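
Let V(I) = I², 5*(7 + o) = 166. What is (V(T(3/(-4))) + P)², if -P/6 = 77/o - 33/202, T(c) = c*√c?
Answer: 209064445001721/717043142656 ≈ 291.56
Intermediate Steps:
T(c) = c^(3/2)
o = 131/5 (o = -7 + (⅕)*166 = -7 + 166/5 = 131/5 ≈ 26.200)
P = -220341/13231 (P = -6*(77/(131/5) - 33/202) = -6*(77*(5/131) - 33*1/202) = -6*(385/131 - 33/202) = -6*73447/26462 = -220341/13231 ≈ -16.653)
(V(T(3/(-4))) + P)² = (((3/(-4))^(3/2))² - 220341/13231)² = (((3*(-¼))^(3/2))² - 220341/13231)² = (((-¾)^(3/2))² - 220341/13231)² = ((-3*I*√3/8)² - 220341/13231)² = (-27/64 - 220341/13231)² = (-14459061/846784)² = 209064445001721/717043142656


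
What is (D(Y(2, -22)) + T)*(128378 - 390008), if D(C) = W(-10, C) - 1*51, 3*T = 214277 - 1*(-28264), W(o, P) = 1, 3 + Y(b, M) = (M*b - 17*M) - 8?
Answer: -21138919110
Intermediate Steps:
Y(b, M) = -11 - 17*M + M*b (Y(b, M) = -3 + ((M*b - 17*M) - 8) = -3 + ((-17*M + M*b) - 8) = -3 + (-8 - 17*M + M*b) = -11 - 17*M + M*b)
T = 80847 (T = (214277 - 1*(-28264))/3 = (214277 + 28264)/3 = (⅓)*242541 = 80847)
D(C) = -50 (D(C) = 1 - 1*51 = 1 - 51 = -50)
(D(Y(2, -22)) + T)*(128378 - 390008) = (-50 + 80847)*(128378 - 390008) = 80797*(-261630) = -21138919110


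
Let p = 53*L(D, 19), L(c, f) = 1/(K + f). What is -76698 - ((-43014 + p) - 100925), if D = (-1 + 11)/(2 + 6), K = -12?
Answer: 470634/7 ≈ 67233.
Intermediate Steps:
D = 5/4 (D = 10/8 = 10*(1/8) = 5/4 ≈ 1.2500)
L(c, f) = 1/(-12 + f)
p = 53/7 (p = 53/(-12 + 19) = 53/7 ≈ 7.5714)
-76698 - ((-43014 + p) - 100925) = -76698 - ((-43014 + 53/7) - 100925) = -76698 - (-301045/7 - 100925) = -76698 - 1*(-1007520/7) = -76698 + 1007520/7 = 470634/7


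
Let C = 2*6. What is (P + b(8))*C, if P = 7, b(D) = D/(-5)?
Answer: 324/5 ≈ 64.800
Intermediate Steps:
b(D) = -D/5 (b(D) = D*(-⅕) = -D/5)
C = 12
(P + b(8))*C = (7 - ⅕*8)*12 = (7 - 8/5)*12 = (27/5)*12 = 324/5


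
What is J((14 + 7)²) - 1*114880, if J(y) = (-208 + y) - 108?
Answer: -114755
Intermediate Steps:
J(y) = -316 + y
J((14 + 7)²) - 1*114880 = (-316 + (14 + 7)²) - 1*114880 = (-316 + 21²) - 114880 = (-316 + 441) - 114880 = 125 - 114880 = -114755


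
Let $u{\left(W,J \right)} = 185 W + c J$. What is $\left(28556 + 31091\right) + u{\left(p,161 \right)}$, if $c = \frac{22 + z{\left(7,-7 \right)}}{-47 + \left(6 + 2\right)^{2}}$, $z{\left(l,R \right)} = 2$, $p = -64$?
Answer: $\frac{816583}{17} \approx 48034.0$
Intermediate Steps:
$c = \frac{24}{17}$ ($c = \frac{22 + 2}{-47 + \left(6 + 2\right)^{2}} = \frac{24}{-47 + 8^{2}} = \frac{24}{-47 + 64} = \frac{24}{17} \approx 1.4118$)
$u{\left(W,J \right)} = 185 W + \frac{24 J}{17}$
$\left(28556 + 31091\right) + u{\left(p,161 \right)} = \left(28556 + 31091\right) + \left(185 \left(-64\right) + \frac{24}{17} \cdot 161\right) = 59647 + \left(-11840 + \frac{3864}{17}\right) = 59647 - \frac{197416}{17} = \frac{816583}{17}$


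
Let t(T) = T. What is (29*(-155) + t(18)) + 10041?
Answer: 5564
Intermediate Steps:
(29*(-155) + t(18)) + 10041 = (29*(-155) + 18) + 10041 = (-4495 + 18) + 10041 = -4477 + 10041 = 5564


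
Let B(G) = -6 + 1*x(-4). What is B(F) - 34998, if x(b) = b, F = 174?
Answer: -35008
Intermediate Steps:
B(G) = -10 (B(G) = -6 + 1*(-4) = -6 - 4 = -10)
B(F) - 34998 = -10 - 34998 = -35008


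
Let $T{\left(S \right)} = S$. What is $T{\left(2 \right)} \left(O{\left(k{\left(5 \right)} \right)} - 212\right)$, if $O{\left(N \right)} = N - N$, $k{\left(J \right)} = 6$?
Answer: $-424$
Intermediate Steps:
$O{\left(N \right)} = 0$
$T{\left(2 \right)} \left(O{\left(k{\left(5 \right)} \right)} - 212\right) = 2 \left(0 - 212\right) = 2 \left(-212\right) = -424$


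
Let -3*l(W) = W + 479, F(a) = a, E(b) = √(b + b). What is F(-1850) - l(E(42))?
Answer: -5071/3 + 2*√21/3 ≈ -1687.3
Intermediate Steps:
E(b) = √2*√b (E(b) = √(2*b) = √2*√b)
l(W) = -479/3 - W/3 (l(W) = -(W + 479)/3 = -(479 + W)/3 = -479/3 - W/3)
F(-1850) - l(E(42)) = -1850 - (-479/3 - √2*√42/3) = -1850 - (-479/3 - 2*√21/3) = -1850 + (479/3 + 2*√21/3) = -5071/3 + 2*√21/3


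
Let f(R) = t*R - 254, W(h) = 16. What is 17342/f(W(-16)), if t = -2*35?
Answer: -8671/687 ≈ -12.622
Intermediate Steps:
t = -70
f(R) = -254 - 70*R (f(R) = -70*R - 254 = -254 - 70*R)
17342/f(W(-16)) = 17342/(-254 - 70*16) = 17342/(-254 - 1120) = 17342/(-1374) = 17342*(-1/1374) = -8671/687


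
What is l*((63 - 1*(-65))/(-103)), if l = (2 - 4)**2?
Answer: -512/103 ≈ -4.9709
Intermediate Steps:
l = 4 (l = (-2)**2 = 4)
l*((63 - 1*(-65))/(-103)) = 4*((63 - 1*(-65))/(-103)) = 4*((63 + 65)*(-1/103)) = 4*(128*(-1/103)) = 4*(-128/103) = -512/103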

##########

> [WHAT IS REQUIRED] Search the entries for the string "Answer". Copy every line that has it.

> [RESULT BELOW]
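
Answer: 209064445001721/717043142656 ≈ 291.56
Answer: -21138919110
Answer: 470634/7 ≈ 67233.
Answer: 324/5 ≈ 64.800
Answer: -114755
Answer: $\frac{816583}{17} \approx 48034.0$
Answer: 5564
Answer: -35008
Answer: $-424$
Answer: -5071/3 + 2*√21/3 ≈ -1687.3
Answer: -8671/687 ≈ -12.622
Answer: -512/103 ≈ -4.9709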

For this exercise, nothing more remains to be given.